→ What is required: Reproduce the records below word for word.
START Information supplied
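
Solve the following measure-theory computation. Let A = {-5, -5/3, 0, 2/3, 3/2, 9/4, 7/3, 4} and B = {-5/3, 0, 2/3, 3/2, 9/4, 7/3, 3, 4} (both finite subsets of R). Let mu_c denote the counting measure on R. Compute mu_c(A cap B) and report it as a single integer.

Counting measure on a finite set equals cardinality. mu_c(A cap B) = |A cap B| (elements appearing in both).
Enumerating the elements of A that also lie in B gives 7 element(s).
So mu_c(A cap B) = 7.

7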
END Information supplied
→ Answer to this exercise:
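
Solve the following measure-theory computation. Let A = {-5, -5/3, 0, 2/3, 3/2, 9/4, 7/3, 4} and B = {-5/3, 0, 2/3, 3/2, 9/4, 7/3, 3, 4} (both finite subsets of R). Let mu_c denote the counting measure on R. Compute mu_c(A cap B) and report it as a single integer.

Counting measure on a finite set equals cardinality. mu_c(A cap B) = |A cap B| (elements appearing in both).
Enumerating the elements of A that also lie in B gives 7 element(s).
So mu_c(A cap B) = 7.

7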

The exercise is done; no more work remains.